● What is required:
Scan the entries for "code". Every line that holds it is to be copied.

◆ ◆ ◆

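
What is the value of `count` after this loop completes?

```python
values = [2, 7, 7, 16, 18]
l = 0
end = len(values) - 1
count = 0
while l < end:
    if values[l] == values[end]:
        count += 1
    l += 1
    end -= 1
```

Count matching pairs from ends
`count` takes the values: 0

Answer: 0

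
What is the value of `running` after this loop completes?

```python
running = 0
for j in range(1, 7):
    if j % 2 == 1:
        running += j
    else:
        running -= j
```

Add odd, subtract even
`running` takes the values: 0 → 1 → -1 → 2 → -2 → 3 → -3

Answer: -3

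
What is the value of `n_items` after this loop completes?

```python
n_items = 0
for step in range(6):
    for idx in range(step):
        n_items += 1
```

Triangle number: 0+1+2+...+5
`n_items` takes the values: 0 → 1 → 2 → 3 → 4 → 5 → 6 → 7 → 8 → 9 → 10 → 11 → 12 → 13 → 14 → 15

Answer: 15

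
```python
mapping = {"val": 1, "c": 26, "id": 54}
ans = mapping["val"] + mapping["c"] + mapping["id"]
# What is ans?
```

Trace:
`mapping = {"val": 1, "c": 26, "id": 54}` → mapping = {'val': 1, 'c': 26, 'id': 54}
`ans = mapping["val"] + mapping["c"] + mapping["id"]` → ans = 81
So ans = 81

Answer: 81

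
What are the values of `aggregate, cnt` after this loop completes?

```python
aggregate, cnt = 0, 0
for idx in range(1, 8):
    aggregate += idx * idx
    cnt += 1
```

Sum of squares and count
`aggregate, cnt` takes the values: (0, 0) → (1, 0) → (1, 1) → (5, 1) → (5, 2) → (14, 2) → (14, 3) → (30, 3) → (30, 4) → (55, 4) → (55, 5) → (91, 5) → (91, 6) → (140, 6) → (140, 7)

Answer: 140, 7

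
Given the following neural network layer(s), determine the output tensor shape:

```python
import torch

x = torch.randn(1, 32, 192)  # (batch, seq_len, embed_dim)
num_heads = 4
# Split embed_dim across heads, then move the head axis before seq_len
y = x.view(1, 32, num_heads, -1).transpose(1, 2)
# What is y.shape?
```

Input: (1, 32, 192) -> head_dim = 192 // 4 = 48; after view: (1, 32, 4, 48) -> after transpose(1, 2): (1, 4, 32, 48) -> Output: (1, 4, 32, 48)

Answer: (1, 4, 32, 48)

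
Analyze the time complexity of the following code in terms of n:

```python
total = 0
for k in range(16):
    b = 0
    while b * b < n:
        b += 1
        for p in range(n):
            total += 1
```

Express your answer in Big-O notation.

Each loop level contributes: 1 × √n × n. Multiplying the contributions gives O(n√n).

Answer: O(n√n)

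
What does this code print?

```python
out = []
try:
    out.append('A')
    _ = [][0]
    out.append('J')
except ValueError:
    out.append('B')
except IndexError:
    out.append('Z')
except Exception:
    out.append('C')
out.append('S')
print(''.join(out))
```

Execution trace: 'A' (try body) → 'Z' (except IndexError) → 'S' (after the try/except). Output: AZS

Answer: AZS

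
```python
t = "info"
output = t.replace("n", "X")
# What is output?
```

Trace:
`t = "info"` → t = 'info'
`output = t.replace("n", "X")` → output = 'iXfo'
So output = 'iXfo'

Answer: 'iXfo'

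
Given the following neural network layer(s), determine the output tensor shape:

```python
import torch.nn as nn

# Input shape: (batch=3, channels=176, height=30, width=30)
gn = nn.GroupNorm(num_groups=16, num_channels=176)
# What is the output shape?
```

Input: (3, 176, 30, 30) -> Output: (3, 176, 30, 30)

Answer: (3, 176, 30, 30)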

◆ ◆ ◆

● Response to the exercise:
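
Analyze the time complexity of the following code in terms of n:
What does this code print?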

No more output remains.